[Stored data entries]
-=-=-

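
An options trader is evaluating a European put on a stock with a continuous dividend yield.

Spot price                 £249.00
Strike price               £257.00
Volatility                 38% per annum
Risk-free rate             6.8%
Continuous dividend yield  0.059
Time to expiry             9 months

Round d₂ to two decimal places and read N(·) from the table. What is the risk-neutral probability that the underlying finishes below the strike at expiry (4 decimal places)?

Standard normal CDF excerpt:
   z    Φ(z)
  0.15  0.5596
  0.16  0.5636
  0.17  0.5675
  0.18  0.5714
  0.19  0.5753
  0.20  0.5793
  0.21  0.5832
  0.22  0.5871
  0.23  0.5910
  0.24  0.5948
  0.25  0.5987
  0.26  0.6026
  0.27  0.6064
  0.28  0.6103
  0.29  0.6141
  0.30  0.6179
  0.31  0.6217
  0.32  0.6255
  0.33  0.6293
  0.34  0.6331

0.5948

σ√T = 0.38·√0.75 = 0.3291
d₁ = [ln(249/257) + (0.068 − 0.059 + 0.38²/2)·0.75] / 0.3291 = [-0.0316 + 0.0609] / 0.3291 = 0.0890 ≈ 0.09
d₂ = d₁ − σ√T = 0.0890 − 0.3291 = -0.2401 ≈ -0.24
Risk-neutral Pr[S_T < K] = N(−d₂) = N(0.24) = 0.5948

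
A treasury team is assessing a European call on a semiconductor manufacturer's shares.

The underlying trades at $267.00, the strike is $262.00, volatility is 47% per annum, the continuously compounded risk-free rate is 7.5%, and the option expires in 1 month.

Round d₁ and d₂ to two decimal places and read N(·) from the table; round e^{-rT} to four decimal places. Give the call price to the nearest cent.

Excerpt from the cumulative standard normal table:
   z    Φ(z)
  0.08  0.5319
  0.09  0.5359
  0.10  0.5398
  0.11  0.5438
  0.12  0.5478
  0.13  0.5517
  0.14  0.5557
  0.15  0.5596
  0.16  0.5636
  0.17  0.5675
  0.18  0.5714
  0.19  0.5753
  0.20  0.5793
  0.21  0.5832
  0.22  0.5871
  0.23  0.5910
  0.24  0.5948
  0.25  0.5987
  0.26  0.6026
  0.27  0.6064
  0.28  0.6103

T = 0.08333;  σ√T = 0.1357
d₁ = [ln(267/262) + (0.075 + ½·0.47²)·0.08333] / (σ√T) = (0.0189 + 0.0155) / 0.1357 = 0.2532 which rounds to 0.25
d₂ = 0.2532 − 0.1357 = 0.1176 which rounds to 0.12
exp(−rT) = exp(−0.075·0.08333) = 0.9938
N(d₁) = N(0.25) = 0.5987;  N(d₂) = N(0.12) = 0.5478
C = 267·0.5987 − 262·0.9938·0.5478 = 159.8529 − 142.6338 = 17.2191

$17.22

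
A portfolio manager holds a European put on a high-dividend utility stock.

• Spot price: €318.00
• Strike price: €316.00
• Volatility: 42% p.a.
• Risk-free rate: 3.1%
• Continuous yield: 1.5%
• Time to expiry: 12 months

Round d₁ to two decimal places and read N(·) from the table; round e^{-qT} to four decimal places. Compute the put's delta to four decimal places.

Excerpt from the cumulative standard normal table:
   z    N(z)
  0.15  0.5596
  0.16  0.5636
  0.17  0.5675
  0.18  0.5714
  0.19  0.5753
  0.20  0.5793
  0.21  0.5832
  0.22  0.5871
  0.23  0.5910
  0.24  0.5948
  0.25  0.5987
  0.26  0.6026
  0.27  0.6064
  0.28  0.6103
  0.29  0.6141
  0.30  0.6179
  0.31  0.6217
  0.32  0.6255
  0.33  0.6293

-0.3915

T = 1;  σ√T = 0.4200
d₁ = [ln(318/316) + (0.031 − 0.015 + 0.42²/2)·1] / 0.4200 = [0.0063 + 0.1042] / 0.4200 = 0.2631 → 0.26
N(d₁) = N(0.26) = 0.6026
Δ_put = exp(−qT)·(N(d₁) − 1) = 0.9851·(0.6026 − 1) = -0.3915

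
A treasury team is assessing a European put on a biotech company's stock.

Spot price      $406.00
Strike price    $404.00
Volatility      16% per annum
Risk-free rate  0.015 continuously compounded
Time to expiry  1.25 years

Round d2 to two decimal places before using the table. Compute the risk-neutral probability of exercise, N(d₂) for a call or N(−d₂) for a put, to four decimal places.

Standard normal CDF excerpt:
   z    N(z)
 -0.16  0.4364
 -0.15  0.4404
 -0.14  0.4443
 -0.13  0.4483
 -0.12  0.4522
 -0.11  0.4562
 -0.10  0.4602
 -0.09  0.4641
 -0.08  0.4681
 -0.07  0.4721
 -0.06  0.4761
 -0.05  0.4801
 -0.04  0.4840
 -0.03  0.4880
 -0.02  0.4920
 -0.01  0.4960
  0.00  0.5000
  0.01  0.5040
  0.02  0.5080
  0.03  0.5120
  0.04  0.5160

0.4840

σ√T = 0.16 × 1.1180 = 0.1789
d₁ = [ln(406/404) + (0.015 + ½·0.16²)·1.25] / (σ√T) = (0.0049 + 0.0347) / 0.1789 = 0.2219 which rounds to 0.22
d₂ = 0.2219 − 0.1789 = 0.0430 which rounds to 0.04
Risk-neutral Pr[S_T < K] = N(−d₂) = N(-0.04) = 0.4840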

-=-=-

Quote every line from the beginning of the entries up to and including the line that contains "Round d₂ to".

## [ANSWER TO THIS PROBLEM]
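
An options trader is evaluating a European put on a stock with a continuous dividend yield.

Spot price                 £249.00
Strike price               £257.00
Volatility                 38% per annum
Risk-free rate             6.8%
Continuous dividend yield  0.059
Time to expiry             9 months

Round d₂ to two decimal places and read N(·) from the table. What is the risk-neutral probability that the underlying finishes below the strike at expiry (4 decimal places)?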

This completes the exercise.